Task to complete - Write out, from the entries below, exactly the lines that run between the lines holding "243.6 g of ice" and "When 15.0 g", inclusive, and stop there.

Supplied records -
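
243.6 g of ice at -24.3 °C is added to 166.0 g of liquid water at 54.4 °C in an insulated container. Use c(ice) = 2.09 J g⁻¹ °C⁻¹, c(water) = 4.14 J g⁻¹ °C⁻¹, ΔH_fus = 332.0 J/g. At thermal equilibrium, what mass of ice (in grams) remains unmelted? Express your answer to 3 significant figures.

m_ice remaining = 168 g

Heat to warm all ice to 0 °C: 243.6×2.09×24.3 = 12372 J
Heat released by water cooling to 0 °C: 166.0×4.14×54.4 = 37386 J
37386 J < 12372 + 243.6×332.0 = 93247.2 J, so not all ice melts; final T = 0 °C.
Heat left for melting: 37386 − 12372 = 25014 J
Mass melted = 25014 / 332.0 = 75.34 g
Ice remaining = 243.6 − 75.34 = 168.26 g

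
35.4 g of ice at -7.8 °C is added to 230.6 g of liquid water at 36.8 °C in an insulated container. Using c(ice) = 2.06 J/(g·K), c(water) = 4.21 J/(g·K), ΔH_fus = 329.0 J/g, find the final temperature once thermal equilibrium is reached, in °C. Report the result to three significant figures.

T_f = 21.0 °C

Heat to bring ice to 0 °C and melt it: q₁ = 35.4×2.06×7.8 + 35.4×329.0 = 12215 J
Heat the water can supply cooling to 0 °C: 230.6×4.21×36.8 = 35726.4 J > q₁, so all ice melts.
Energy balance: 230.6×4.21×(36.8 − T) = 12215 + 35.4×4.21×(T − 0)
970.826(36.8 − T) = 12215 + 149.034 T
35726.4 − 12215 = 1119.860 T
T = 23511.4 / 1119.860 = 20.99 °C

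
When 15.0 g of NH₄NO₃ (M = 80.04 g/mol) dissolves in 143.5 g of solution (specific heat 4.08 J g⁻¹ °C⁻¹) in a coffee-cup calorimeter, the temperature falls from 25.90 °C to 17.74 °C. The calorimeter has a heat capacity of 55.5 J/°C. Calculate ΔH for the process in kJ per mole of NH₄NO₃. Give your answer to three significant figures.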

* * *

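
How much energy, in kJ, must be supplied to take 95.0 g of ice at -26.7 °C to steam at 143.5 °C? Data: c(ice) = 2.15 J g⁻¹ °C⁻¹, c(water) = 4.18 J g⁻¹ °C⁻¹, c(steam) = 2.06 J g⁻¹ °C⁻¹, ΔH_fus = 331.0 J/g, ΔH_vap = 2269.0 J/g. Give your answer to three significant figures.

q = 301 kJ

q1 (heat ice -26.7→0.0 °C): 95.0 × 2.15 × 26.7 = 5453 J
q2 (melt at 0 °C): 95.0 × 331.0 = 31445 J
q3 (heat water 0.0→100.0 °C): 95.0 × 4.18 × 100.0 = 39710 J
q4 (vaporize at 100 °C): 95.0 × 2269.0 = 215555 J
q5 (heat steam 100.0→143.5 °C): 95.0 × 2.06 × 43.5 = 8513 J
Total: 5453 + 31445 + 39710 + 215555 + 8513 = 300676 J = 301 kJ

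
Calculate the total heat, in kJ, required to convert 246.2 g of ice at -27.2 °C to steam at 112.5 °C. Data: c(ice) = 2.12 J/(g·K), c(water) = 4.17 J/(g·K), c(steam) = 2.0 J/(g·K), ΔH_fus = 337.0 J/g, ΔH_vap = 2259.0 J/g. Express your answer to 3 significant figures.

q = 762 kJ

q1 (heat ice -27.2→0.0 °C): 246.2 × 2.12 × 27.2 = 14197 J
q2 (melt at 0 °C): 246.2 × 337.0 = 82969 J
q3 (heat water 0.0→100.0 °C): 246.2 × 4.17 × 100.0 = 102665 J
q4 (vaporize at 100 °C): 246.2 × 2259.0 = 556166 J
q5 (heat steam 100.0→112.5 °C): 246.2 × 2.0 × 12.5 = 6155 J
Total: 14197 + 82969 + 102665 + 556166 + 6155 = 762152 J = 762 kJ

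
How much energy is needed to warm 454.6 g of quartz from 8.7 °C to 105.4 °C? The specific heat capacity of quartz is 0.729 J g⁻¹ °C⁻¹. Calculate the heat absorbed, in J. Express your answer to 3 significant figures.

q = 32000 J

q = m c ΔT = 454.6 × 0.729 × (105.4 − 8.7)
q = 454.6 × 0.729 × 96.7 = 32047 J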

Output of the task -
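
243.6 g of ice at -24.3 °C is added to 166.0 g of liquid water at 54.4 °C in an insulated container. Use c(ice) = 2.09 J g⁻¹ °C⁻¹, c(water) = 4.14 J g⁻¹ °C⁻¹, ΔH_fus = 332.0 J/g. At thermal equilibrium, what mass of ice (in grams) remains unmelted? Express your answer to 3 significant figures.

m_ice remaining = 168 g

Heat to warm all ice to 0 °C: 243.6×2.09×24.3 = 12372 J
Heat released by water cooling to 0 °C: 166.0×4.14×54.4 = 37386 J
37386 J < 12372 + 243.6×332.0 = 93247.2 J, so not all ice melts; final T = 0 °C.
Heat left for melting: 37386 − 12372 = 25014 J
Mass melted = 25014 / 332.0 = 75.34 g
Ice remaining = 243.6 − 75.34 = 168.26 g

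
35.4 g of ice at -7.8 °C is added to 230.6 g of liquid water at 36.8 °C in an insulated container. Using c(ice) = 2.06 J/(g·K), c(water) = 4.21 J/(g·K), ΔH_fus = 329.0 J/g, find the final temperature once thermal equilibrium is reached, in °C. Report the result to three significant figures.

T_f = 21.0 °C

Heat to bring ice to 0 °C and melt it: q₁ = 35.4×2.06×7.8 + 35.4×329.0 = 12215 J
Heat the water can supply cooling to 0 °C: 230.6×4.21×36.8 = 35726.4 J > q₁, so all ice melts.
Energy balance: 230.6×4.21×(36.8 − T) = 12215 + 35.4×4.21×(T − 0)
970.826(36.8 − T) = 12215 + 149.034 T
35726.4 − 12215 = 1119.860 T
T = 23511.4 / 1119.860 = 20.99 °C

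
When 15.0 g of NH₄NO₃ (M = 80.04 g/mol) dissolves in 143.5 g of solution (specific heat 4.08 J g⁻¹ °C⁻¹) in a coffee-cup calorimeter, the temperature falls from 25.90 °C to 17.74 °C. The calorimeter has a heat capacity of 55.5 J/°C. Calculate ΔH for the process in kJ per mole of NH₄NO₃. Give your answer to three significant figures.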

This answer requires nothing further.